Records from a data source
-*-

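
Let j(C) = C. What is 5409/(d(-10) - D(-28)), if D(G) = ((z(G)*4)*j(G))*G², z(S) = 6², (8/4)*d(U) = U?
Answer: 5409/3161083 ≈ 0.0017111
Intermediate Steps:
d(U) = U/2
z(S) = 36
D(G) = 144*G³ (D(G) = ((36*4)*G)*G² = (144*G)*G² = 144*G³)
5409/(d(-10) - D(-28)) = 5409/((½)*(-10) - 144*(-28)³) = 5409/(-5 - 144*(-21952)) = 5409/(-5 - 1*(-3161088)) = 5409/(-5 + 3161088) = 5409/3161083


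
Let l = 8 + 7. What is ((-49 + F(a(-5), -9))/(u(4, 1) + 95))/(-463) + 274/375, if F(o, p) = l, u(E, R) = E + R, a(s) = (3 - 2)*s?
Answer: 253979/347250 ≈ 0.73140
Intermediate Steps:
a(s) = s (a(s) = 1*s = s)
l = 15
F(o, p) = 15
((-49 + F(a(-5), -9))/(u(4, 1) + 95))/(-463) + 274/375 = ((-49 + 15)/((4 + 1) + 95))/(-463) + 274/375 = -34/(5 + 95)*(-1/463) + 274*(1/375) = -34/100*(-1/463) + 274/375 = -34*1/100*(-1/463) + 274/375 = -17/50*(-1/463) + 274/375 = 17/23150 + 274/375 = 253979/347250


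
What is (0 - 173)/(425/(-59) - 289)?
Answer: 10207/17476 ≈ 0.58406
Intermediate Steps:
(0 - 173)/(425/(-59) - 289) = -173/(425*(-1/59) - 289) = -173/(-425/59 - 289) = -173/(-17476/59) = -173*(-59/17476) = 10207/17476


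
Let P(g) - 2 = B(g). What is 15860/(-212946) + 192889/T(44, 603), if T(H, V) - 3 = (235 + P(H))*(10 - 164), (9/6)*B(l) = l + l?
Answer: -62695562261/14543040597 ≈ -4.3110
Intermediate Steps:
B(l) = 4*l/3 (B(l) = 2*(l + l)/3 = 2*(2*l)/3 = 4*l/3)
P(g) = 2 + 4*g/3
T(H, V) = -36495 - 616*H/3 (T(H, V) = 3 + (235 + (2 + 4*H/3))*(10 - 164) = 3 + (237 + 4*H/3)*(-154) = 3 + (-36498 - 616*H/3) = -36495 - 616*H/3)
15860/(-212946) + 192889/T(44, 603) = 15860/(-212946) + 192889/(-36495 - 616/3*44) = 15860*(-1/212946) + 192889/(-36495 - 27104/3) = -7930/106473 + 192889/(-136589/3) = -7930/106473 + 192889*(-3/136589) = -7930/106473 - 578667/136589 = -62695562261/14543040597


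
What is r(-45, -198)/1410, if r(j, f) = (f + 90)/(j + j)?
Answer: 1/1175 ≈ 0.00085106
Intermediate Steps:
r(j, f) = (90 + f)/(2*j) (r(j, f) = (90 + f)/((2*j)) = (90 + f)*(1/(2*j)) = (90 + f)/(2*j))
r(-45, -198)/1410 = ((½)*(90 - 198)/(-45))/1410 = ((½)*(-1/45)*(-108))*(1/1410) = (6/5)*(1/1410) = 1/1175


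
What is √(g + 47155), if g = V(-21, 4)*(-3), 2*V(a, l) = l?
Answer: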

-*-

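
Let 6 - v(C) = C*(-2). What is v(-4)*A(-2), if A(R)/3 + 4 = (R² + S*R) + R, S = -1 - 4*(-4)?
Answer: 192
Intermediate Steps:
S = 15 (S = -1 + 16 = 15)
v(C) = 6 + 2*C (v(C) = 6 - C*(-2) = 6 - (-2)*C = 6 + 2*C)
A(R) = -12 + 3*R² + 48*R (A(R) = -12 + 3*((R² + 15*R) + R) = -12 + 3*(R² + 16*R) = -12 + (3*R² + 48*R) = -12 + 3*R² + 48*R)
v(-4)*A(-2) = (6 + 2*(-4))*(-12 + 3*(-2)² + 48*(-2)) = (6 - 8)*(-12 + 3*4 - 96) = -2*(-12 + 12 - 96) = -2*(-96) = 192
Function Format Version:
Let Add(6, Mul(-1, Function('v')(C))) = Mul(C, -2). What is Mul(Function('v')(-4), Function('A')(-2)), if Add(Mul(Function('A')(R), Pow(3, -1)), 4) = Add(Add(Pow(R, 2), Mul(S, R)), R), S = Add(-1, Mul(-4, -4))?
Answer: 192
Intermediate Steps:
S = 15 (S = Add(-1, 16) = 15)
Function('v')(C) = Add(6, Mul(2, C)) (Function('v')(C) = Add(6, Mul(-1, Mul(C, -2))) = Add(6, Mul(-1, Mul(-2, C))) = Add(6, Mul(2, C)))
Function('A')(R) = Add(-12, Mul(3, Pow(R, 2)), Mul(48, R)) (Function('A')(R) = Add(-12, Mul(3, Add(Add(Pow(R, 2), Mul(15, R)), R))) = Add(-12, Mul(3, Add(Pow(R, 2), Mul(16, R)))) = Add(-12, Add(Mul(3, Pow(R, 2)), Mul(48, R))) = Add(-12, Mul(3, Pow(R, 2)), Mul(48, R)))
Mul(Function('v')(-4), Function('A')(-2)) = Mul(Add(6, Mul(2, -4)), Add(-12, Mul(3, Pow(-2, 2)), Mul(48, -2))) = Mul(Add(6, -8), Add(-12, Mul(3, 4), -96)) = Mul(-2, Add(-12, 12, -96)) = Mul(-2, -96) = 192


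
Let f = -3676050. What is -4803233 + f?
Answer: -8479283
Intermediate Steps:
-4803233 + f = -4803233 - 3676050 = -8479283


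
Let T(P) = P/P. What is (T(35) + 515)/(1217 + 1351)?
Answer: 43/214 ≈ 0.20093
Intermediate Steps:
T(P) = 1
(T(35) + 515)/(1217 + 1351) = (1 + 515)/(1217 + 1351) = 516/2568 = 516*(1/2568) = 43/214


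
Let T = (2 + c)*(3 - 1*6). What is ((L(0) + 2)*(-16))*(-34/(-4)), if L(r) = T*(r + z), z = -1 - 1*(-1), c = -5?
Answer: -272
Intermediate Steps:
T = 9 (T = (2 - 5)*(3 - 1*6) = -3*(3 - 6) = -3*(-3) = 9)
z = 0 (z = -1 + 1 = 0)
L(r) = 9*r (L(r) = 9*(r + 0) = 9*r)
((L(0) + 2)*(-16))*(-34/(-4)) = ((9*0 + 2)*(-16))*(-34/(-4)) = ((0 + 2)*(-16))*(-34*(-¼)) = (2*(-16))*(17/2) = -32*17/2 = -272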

-*-

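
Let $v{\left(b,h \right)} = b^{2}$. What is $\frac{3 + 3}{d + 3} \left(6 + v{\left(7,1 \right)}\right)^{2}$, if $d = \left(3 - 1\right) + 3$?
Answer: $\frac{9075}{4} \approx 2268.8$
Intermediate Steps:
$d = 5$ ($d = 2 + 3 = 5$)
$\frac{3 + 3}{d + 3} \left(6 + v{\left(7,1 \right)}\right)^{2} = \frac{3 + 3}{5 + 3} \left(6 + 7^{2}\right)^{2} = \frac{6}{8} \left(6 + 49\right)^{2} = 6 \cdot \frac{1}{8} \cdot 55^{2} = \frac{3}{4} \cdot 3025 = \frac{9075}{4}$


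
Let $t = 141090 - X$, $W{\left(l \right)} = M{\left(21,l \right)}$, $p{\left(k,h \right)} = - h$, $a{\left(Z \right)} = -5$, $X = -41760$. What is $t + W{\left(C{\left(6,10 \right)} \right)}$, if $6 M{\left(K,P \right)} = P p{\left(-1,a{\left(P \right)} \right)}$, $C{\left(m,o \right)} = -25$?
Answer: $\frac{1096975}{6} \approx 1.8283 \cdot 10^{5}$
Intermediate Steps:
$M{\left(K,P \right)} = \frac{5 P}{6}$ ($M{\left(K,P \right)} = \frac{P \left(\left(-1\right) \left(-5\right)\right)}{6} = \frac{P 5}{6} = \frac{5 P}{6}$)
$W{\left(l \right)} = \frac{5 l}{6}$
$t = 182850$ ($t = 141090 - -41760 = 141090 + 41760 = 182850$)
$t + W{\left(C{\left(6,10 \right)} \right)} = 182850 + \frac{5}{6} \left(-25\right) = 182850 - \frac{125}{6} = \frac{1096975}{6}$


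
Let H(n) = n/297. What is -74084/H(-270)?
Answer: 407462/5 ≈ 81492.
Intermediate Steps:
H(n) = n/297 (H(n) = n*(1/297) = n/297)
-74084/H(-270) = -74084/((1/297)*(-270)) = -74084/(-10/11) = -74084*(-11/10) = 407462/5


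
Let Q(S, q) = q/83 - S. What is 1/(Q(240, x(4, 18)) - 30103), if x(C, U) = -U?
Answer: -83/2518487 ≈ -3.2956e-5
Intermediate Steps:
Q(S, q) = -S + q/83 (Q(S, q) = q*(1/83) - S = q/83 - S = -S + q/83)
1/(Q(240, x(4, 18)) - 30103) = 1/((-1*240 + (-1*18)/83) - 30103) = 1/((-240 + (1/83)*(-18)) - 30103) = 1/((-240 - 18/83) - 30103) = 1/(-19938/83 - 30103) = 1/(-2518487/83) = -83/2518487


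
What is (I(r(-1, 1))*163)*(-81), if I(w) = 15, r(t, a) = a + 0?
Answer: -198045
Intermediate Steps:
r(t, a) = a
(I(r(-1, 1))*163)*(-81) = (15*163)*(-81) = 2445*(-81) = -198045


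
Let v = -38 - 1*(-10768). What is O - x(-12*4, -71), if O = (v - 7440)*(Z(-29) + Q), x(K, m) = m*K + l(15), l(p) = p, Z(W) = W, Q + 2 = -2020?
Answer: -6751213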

-*-

(ASSIGNMENT): Your answer should be the exact lines above from the one with "Let $t = 141090" through the one with "Let Q(S, q)", both included, and nothing besides.

(TASK SOLUTION):
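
Let $t = 141090 - X$, $W{\left(l \right)} = M{\left(21,l \right)}$, $p{\left(k,h \right)} = - h$, $a{\left(Z \right)} = -5$, $X = -41760$. What is $t + W{\left(C{\left(6,10 \right)} \right)}$, if $6 M{\left(K,P \right)} = P p{\left(-1,a{\left(P \right)} \right)}$, $C{\left(m,o \right)} = -25$?
Answer: $\frac{1096975}{6} \approx 1.8283 \cdot 10^{5}$
Intermediate Steps:
$M{\left(K,P \right)} = \frac{5 P}{6}$ ($M{\left(K,P \right)} = \frac{P \left(\left(-1\right) \left(-5\right)\right)}{6} = \frac{P 5}{6} = \frac{5 P}{6}$)
$W{\left(l \right)} = \frac{5 l}{6}$
$t = 182850$ ($t = 141090 - -41760 = 141090 + 41760 = 182850$)
$t + W{\left(C{\left(6,10 \right)} \right)} = 182850 + \frac{5}{6} \left(-25\right) = 182850 - \frac{125}{6} = \frac{1096975}{6}$


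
Let H(n) = n/297. What is -74084/H(-270)?
Answer: 407462/5 ≈ 81492.
Intermediate Steps:
H(n) = n/297 (H(n) = n*(1/297) = n/297)
-74084/H(-270) = -74084/((1/297)*(-270)) = -74084/(-10/11) = -74084*(-11/10) = 407462/5


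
Let Q(S, q) = q/83 - S. What is 1/(Q(240, x(4, 18)) - 30103), if x(C, U) = -U?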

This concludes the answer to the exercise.